WORK TO BE COMPLETED -
Set all of the entries down again precisely as they are written.

Collected data -
▼▼▼

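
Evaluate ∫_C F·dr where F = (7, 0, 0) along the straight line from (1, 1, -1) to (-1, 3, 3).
-14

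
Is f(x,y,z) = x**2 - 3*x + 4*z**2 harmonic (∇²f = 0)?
No, ∇²f = 10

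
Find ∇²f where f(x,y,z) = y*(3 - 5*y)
-10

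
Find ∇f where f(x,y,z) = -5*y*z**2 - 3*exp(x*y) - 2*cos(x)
(-3*y*exp(x*y) + 2*sin(x), -3*x*exp(x*y) - 5*z**2, -10*y*z)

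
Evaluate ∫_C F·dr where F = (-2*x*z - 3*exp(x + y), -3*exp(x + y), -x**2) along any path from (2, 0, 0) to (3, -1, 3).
-27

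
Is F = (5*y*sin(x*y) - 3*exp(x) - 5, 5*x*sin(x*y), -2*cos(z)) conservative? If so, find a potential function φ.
Yes, F is conservative. φ = -5*x - 3*exp(x) - 2*sin(z) - 5*cos(x*y)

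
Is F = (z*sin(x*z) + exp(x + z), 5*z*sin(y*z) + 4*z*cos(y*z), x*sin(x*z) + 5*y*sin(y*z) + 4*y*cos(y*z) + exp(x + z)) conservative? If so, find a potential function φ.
Yes, F is conservative. φ = exp(x + z) + 4*sin(y*z) - cos(x*z) - 5*cos(y*z)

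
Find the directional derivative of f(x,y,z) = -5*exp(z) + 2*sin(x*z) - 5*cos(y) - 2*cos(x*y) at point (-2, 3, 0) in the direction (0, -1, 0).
-5*sin(3) - 4*sin(6)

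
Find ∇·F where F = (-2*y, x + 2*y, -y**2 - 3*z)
-1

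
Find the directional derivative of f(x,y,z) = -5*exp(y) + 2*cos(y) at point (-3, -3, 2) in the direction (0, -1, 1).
sqrt(2)*(-exp(3)*sin(3) + 5/2)*exp(-3)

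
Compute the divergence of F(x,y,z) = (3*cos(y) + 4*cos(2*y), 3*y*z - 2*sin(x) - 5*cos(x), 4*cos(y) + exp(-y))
3*z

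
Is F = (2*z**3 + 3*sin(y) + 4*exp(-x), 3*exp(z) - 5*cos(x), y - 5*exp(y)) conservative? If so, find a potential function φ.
No, ∇×F = (-5*exp(y) - 3*exp(z) + 1, 6*z**2, 5*sin(x) - 3*cos(y)) ≠ 0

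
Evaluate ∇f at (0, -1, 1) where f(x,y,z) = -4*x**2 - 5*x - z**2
(-5, 0, -2)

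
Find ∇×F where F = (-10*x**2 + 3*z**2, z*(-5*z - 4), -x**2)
(10*z + 4, 2*x + 6*z, 0)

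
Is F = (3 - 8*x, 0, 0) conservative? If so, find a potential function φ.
Yes, F is conservative. φ = x*(3 - 4*x)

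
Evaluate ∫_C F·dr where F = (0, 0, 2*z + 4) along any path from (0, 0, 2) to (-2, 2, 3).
9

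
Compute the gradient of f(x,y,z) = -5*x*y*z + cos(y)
(-5*y*z, -5*x*z - sin(y), -5*x*y)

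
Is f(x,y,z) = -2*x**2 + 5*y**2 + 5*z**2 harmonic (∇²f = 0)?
No, ∇²f = 16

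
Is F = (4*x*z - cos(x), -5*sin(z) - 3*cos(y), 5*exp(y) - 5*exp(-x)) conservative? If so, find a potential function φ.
No, ∇×F = (5*exp(y) + 5*cos(z), 4*x - 5*exp(-x), 0) ≠ 0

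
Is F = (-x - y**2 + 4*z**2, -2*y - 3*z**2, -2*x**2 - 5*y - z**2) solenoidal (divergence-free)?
No, ∇·F = -2*z - 3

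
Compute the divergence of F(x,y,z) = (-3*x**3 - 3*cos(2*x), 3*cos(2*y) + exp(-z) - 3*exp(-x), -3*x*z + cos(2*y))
-9*x**2 - 3*x + 6*sin(2*x) - 6*sin(2*y)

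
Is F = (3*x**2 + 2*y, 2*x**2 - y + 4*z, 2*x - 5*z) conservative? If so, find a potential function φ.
No, ∇×F = (-4, -2, 4*x - 2) ≠ 0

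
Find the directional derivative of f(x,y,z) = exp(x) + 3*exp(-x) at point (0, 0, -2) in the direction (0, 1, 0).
0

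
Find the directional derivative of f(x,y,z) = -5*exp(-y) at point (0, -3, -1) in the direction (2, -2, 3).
-10*sqrt(17)*exp(3)/17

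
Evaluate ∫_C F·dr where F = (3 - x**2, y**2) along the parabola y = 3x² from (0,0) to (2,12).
1738/3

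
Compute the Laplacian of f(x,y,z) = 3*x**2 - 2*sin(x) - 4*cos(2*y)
2*sin(x) + 16*cos(2*y) + 6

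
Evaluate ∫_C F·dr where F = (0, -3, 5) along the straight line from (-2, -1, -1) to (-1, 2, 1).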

▲▲▲

EXERCISE ANSWER -
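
Evaluate ∫_C F·dr where F = (7, 0, 0) along the straight line from (1, 1, -1) to (-1, 3, 3).
-14

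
Is f(x,y,z) = x**2 - 3*x + 4*z**2 harmonic (∇²f = 0)?
No, ∇²f = 10

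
Find ∇²f where f(x,y,z) = y*(3 - 5*y)
-10

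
Find ∇f where f(x,y,z) = -5*y*z**2 - 3*exp(x*y) - 2*cos(x)
(-3*y*exp(x*y) + 2*sin(x), -3*x*exp(x*y) - 5*z**2, -10*y*z)

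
Evaluate ∫_C F·dr where F = (-2*x*z - 3*exp(x + y), -3*exp(x + y), -x**2) along any path from (2, 0, 0) to (3, -1, 3).
-27

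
Is F = (5*y*sin(x*y) - 3*exp(x) - 5, 5*x*sin(x*y), -2*cos(z)) conservative? If so, find a potential function φ.
Yes, F is conservative. φ = -5*x - 3*exp(x) - 2*sin(z) - 5*cos(x*y)

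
Is F = (z*sin(x*z) + exp(x + z), 5*z*sin(y*z) + 4*z*cos(y*z), x*sin(x*z) + 5*y*sin(y*z) + 4*y*cos(y*z) + exp(x + z)) conservative? If so, find a potential function φ.
Yes, F is conservative. φ = exp(x + z) + 4*sin(y*z) - cos(x*z) - 5*cos(y*z)

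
Find the directional derivative of f(x,y,z) = -5*exp(z) + 2*sin(x*z) - 5*cos(y) - 2*cos(x*y) at point (-2, 3, 0) in the direction (0, -1, 0).
-5*sin(3) - 4*sin(6)

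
Find ∇·F where F = (-2*y, x + 2*y, -y**2 - 3*z)
-1

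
Find the directional derivative of f(x,y,z) = -5*exp(y) + 2*cos(y) at point (-3, -3, 2) in the direction (0, -1, 1).
sqrt(2)*(-exp(3)*sin(3) + 5/2)*exp(-3)

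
Compute the divergence of F(x,y,z) = (3*cos(y) + 4*cos(2*y), 3*y*z - 2*sin(x) - 5*cos(x), 4*cos(y) + exp(-y))
3*z

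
Is F = (2*z**3 + 3*sin(y) + 4*exp(-x), 3*exp(z) - 5*cos(x), y - 5*exp(y)) conservative? If so, find a potential function φ.
No, ∇×F = (-5*exp(y) - 3*exp(z) + 1, 6*z**2, 5*sin(x) - 3*cos(y)) ≠ 0

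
Evaluate ∇f at (0, -1, 1) where f(x,y,z) = -4*x**2 - 5*x - z**2
(-5, 0, -2)

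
Find ∇×F where F = (-10*x**2 + 3*z**2, z*(-5*z - 4), -x**2)
(10*z + 4, 2*x + 6*z, 0)

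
Is F = (3 - 8*x, 0, 0) conservative? If so, find a potential function φ.
Yes, F is conservative. φ = x*(3 - 4*x)

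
Evaluate ∫_C F·dr where F = (0, 0, 2*z + 4) along any path from (0, 0, 2) to (-2, 2, 3).
9

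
Compute the gradient of f(x,y,z) = -5*x*y*z + cos(y)
(-5*y*z, -5*x*z - sin(y), -5*x*y)

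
Is f(x,y,z) = -2*x**2 + 5*y**2 + 5*z**2 harmonic (∇²f = 0)?
No, ∇²f = 16

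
Is F = (4*x*z - cos(x), -5*sin(z) - 3*cos(y), 5*exp(y) - 5*exp(-x)) conservative? If so, find a potential function φ.
No, ∇×F = (5*exp(y) + 5*cos(z), 4*x - 5*exp(-x), 0) ≠ 0

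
Is F = (-x - y**2 + 4*z**2, -2*y - 3*z**2, -2*x**2 - 5*y - z**2) solenoidal (divergence-free)?
No, ∇·F = -2*z - 3

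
Compute the divergence of F(x,y,z) = (-3*x**3 - 3*cos(2*x), 3*cos(2*y) + exp(-z) - 3*exp(-x), -3*x*z + cos(2*y))
-9*x**2 - 3*x + 6*sin(2*x) - 6*sin(2*y)

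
Is F = (3*x**2 + 2*y, 2*x**2 - y + 4*z, 2*x - 5*z) conservative? If so, find a potential function φ.
No, ∇×F = (-4, -2, 4*x - 2) ≠ 0

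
Find the directional derivative of f(x,y,z) = exp(x) + 3*exp(-x) at point (0, 0, -2) in the direction (0, 1, 0).
0

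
Find the directional derivative of f(x,y,z) = -5*exp(-y) at point (0, -3, -1) in the direction (2, -2, 3).
-10*sqrt(17)*exp(3)/17

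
Evaluate ∫_C F·dr where F = (3 - x**2, y**2) along the parabola y = 3x² from (0,0) to (2,12).
1738/3

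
Compute the Laplacian of f(x,y,z) = 3*x**2 - 2*sin(x) - 4*cos(2*y)
2*sin(x) + 16*cos(2*y) + 6

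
Evaluate ∫_C F·dr where F = (0, -3, 5) along the straight line from (-2, -1, -1) to (-1, 2, 1).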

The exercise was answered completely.